Task details: Go through the data below and work out how many lines contain "species"; the answer is the number alone.

++++ Input material

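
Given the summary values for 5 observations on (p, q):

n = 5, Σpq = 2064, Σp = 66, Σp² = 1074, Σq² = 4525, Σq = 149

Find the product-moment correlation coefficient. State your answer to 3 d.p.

0.741

r = (nΣpq − ΣpΣq) / √[(nΣp² − (Σp)²)(nΣq² − (Σq)²)]
Numerator: 5×2064 − 66×149 = 486
Denominator: √[(5370 − 4356)(22625 − 22201)] = √[1014 × 424] = 655.6951
r = 486 / 655.6951 ≈ 0.741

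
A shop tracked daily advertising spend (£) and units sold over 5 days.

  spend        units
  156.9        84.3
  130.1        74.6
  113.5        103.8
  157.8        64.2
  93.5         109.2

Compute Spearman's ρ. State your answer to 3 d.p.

-0.900

Rank spend: 4, 3, 2, 5, 1
Rank units: 3, 2, 4, 1, 5
d = rank(spend) − rank(units): 1, 1, -2, 4, -4; Σd² = 38
ρ = 1 − 6Σd² / [n(n²−1)] = 1 − 6×38 / (5×24) = 1 − 228/120 ≈ -0.900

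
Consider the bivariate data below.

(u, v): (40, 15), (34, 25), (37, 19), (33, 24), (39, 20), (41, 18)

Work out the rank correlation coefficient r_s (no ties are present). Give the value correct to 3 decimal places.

Rank u: 5, 2, 3, 1, 4, 6
Rank v: 1, 6, 3, 5, 4, 2
d = rank(u) − rank(v): 4, -4, 0, -4, 0, 4; Σd² = 64
ρ = 1 − 6Σd² / [n(n²−1)] = 1 − 6×64 / (6×35) = 1 − 384/210 ≈ -0.829

-0.829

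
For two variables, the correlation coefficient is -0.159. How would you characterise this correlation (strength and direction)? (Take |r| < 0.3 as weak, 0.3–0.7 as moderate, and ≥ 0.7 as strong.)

weak negative

r = -0.159 < 0 so the relationship is negative.
|r| = 0.159, which falls in the weak range.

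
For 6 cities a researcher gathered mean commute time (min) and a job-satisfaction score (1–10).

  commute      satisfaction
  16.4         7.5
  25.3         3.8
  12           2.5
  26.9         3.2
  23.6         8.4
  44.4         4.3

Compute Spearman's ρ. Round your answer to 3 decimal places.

0.086

Rank commute: 2, 4, 1, 5, 3, 6
Rank satisfaction: 5, 3, 1, 2, 6, 4
d = rank(commute) − rank(satisfaction): -3, 1, 0, 3, -3, 2; Σd² = 32
ρ = 1 − 6Σd² / [n(n²−1)] = 1 − 6×32 / (6×35) = 1 − 192/210 ≈ 0.086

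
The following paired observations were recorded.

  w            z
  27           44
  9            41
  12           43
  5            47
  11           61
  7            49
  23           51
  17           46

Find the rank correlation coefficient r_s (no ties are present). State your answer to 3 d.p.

Rank w: 8, 3, 5, 1, 4, 2, 7, 6
Rank z: 3, 1, 2, 5, 8, 6, 7, 4
d = rank(w) − rank(z): 5, 2, 3, -4, -4, -4, 0, 2; Σd² = 90
ρ = 1 − 6Σd² / [n(n²−1)] = 1 − 6×90 / (8×63) = 1 − 540/504 ≈ -0.071

-0.071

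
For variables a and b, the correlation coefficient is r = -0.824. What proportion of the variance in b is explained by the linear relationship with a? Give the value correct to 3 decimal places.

0.679

r² = (-0.824)² = 0.679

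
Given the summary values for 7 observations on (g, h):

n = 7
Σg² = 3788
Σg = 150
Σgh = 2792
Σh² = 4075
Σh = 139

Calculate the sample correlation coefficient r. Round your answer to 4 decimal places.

-0.2148

r = (nΣgh − ΣgΣh) / √[(nΣg² − (Σg)²)(nΣh² − (Σh)²)]
Numerator: 7×2792 − 150×139 = -1306
Denominator: √[(26516 − 22500)(28525 − 19321)] = √[4016 × 9204] = 6079.7421
r = -1306 / 6079.7421 ≈ -0.2148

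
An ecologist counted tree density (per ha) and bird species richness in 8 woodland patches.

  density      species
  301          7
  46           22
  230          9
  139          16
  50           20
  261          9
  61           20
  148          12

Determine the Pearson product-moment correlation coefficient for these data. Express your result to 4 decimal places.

n = 8, Σx = 1236, Σy = 115, Σx² = 261184, Σy² = 1895, Σxy = 13758
nΣxy − ΣxΣy = 110064 − 142140 = -32076
nΣx² − (Σx)² = 2089472 − 1527696 = 561776; nΣy² − (Σy)² = 15160 − 13225 = 1935
r = -32076 / √(561776 × 1935) = -32076 / 32970.2375 ≈ -0.9729

-0.9729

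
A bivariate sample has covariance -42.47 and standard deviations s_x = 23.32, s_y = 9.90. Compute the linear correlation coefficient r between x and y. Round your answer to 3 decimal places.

r = Cov(x,y) / (s_x · s_y) = -42.47 / (23.32 × 9.90)
  = -42.47 / 230.8680 ≈ -0.184

-0.184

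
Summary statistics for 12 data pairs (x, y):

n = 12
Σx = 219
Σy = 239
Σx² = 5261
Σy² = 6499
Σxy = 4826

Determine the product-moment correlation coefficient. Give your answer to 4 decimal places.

r = (nΣxy − ΣxΣy) / √[(nΣx² − (Σx)²)(nΣy² − (Σy)²)]
Numerator: 12×4826 − 219×239 = 5571
Denominator: √[(63132 − 47961)(77988 − 57121)] = √[15171 × 20867] = 17792.5056
r = 5571 / 17792.5056 ≈ 0.3131

0.3131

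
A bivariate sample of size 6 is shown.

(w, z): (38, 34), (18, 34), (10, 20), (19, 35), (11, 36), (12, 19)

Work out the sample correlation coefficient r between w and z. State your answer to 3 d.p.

0.455

n = 6, Σw = 108, Σz = 178, Σw² = 2494, Σz² = 5594, Σwz = 3393
nΣwz − ΣwΣz = 20358 − 19224 = 1134
nΣw² − (Σw)² = 14964 − 11664 = 3300; nΣz² − (Σz)² = 33564 − 31684 = 1880
r = 1134 / √(3300 × 1880) = 1134 / 2490.7830 ≈ 0.455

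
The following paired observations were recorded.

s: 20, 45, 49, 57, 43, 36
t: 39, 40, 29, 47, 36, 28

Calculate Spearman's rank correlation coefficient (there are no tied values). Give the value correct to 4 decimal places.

0.4286

Rank s: 1, 4, 5, 6, 3, 2
Rank t: 4, 5, 2, 6, 3, 1
d = rank(s) − rank(t): -3, -1, 3, 0, 0, 1; Σd² = 20
ρ = 1 − 6Σd² / [n(n²−1)] = 1 − 6×20 / (6×35) = 1 − 120/210 ≈ 0.4286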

++++++++

Response area: 2